**Description of the task**
Within the listing below, locate all lines containing the word "joint". Copy each one.

**Material supplied**
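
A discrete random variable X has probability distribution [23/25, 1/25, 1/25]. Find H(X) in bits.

H(X) = -Σ p(x) log₂ p(x)
  -23/25 × log₂(23/25) = 0.1107
  -1/25 × log₂(1/25) = 0.1858
  -1/25 × log₂(1/25) = 0.1858
H(X) = 0.4822 bits


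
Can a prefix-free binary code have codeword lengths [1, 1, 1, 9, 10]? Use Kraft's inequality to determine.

Kraft inequality: Σ 2^(-l_i) ≤ 1 for prefix-free code
Calculating: 2^(-1) + 2^(-1) + 2^(-1) + 2^(-9) + 2^(-10)
= 0.5 + 0.5 + 0.5 + 0.001953125 + 0.0009765625
= 1.5029
Since 1.5029 > 1, prefix-free code does not exist


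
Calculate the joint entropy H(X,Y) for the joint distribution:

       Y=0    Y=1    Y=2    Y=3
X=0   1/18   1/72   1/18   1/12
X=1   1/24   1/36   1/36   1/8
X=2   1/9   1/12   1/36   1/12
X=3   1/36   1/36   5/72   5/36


H(X,Y) = -Σ p(x,y) log₂ p(x,y)
  p(0,0)=1/18: -0.0556 × log₂(0.0556) = 0.2317
  p(0,1)=1/72: -0.0139 × log₂(0.0139) = 0.0857
  p(0,2)=1/18: -0.0556 × log₂(0.0556) = 0.2317
  p(0,3)=1/12: -0.0833 × log₂(0.0833) = 0.2987
  p(1,0)=1/24: -0.0417 × log₂(0.0417) = 0.1910
  p(1,1)=1/36: -0.0278 × log₂(0.0278) = 0.1436
  p(1,2)=1/36: -0.0278 × log₂(0.0278) = 0.1436
  p(1,3)=1/8: -0.1250 × log₂(0.1250) = 0.3750
  p(2,0)=1/9: -0.1111 × log₂(0.1111) = 0.3522
  p(2,1)=1/12: -0.0833 × log₂(0.0833) = 0.2987
  p(2,2)=1/36: -0.0278 × log₂(0.0278) = 0.1436
  p(2,3)=1/12: -0.0833 × log₂(0.0833) = 0.2987
  p(3,0)=1/36: -0.0278 × log₂(0.0278) = 0.1436
  p(3,1)=1/36: -0.0278 × log₂(0.0278) = 0.1436
  p(3,2)=5/72: -0.0694 × log₂(0.0694) = 0.2672
  p(3,3)=5/36: -0.1389 × log₂(0.1389) = 0.3956
H(X,Y) = 3.7443 bits


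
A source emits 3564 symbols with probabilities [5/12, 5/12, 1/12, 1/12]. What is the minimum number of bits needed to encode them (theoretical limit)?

Entropy H = 1.6500 bits/symbol
Minimum bits = H × n = 1.6500 × 3564
= 5880.68 bits


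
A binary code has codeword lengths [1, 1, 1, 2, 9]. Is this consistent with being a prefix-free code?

Kraft inequality: Σ 2^(-l_i) ≤ 1 for prefix-free code
Calculating: 2^(-1) + 2^(-1) + 2^(-1) + 2^(-2) + 2^(-9)
= 0.5 + 0.5 + 0.5 + 0.25 + 0.001953125
= 1.7520
Since 1.7520 > 1, prefix-free code does not exist


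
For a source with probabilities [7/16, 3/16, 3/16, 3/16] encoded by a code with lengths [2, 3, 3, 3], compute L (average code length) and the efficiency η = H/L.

Average length L = Σ p_i × l_i = 2.5625 bits
Entropy H = 1.8802 bits
Efficiency η = H/L × 100% = 73.38%


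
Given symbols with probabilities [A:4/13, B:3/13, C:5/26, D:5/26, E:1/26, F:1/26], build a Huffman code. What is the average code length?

Huffman tree construction:
Combine smallest probabilities repeatedly
Resulting codes:
  A: 11 (length 2)
  B: 01 (length 2)
  C: 101 (length 3)
  D: 00 (length 2)
  E: 1000 (length 4)
  F: 1001 (length 4)
Average length = Σ p(s) × length(s) = 2.3462 bits


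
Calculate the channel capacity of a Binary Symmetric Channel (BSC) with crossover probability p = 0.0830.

For BSC with error probability p:
C = 1 - H(p) where H(p) is binary entropy
H(0.0830) = -0.0830 × log₂(0.0830) - 0.9170 × log₂(0.9170)
H(p) = 0.4127
C = 1 - 0.4127 = 0.5873 bits/use


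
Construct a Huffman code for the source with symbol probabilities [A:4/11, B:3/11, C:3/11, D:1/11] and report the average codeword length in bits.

Huffman tree construction:
Combine smallest probabilities repeatedly
Resulting codes:
  A: 11 (length 2)
  B: 01 (length 2)
  C: 10 (length 2)
  D: 00 (length 2)
Average length = Σ p(s) × length(s) = 2.0000 bits


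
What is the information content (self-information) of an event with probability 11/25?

Information content I(x) = -log₂(p(x))
I = -log₂(11/25) = -log₂(0.4400)
I = 1.1844 bits


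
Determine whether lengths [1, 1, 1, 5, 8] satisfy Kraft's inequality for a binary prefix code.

Kraft inequality: Σ 2^(-l_i) ≤ 1 for prefix-free code
Calculating: 2^(-1) + 2^(-1) + 2^(-1) + 2^(-5) + 2^(-8)
= 0.5 + 0.5 + 0.5 + 0.03125 + 0.00390625
= 1.5352
Since 1.5352 > 1, prefix-free code does not exist


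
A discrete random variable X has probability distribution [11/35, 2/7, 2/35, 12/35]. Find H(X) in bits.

H(X) = -Σ p(x) log₂ p(x)
  -11/35 × log₂(11/35) = 0.5248
  -2/7 × log₂(2/7) = 0.5164
  -2/35 × log₂(2/35) = 0.2360
  -12/35 × log₂(12/35) = 0.5295
H(X) = 1.8066 bits


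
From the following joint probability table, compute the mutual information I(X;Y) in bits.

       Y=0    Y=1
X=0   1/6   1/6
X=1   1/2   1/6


H(X) = 0.9183, H(Y) = 0.9183, H(X,Y) = 1.7925
I(X;Y) = H(X) + H(Y) - H(X,Y) = 0.0441 bits


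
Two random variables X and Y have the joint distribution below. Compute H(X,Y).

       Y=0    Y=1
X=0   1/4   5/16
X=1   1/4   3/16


H(X,Y) = -Σ p(x,y) log₂ p(x,y)
  p(0,0)=1/4: -0.2500 × log₂(0.2500) = 0.5000
  p(0,1)=5/16: -0.3125 × log₂(0.3125) = 0.5244
  p(1,0)=1/4: -0.2500 × log₂(0.2500) = 0.5000
  p(1,1)=3/16: -0.1875 × log₂(0.1875) = 0.4528
H(X,Y) = 1.9772 bits


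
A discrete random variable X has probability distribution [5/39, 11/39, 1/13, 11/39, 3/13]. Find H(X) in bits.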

**Exercise solution**
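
Calculate the joint entropy H(X,Y) for the joint distribution:
From the following joint probability table, compute the mutual information I(X;Y) in bits.
Two random variables X and Y have the joint distribution below. Compute H(X,Y).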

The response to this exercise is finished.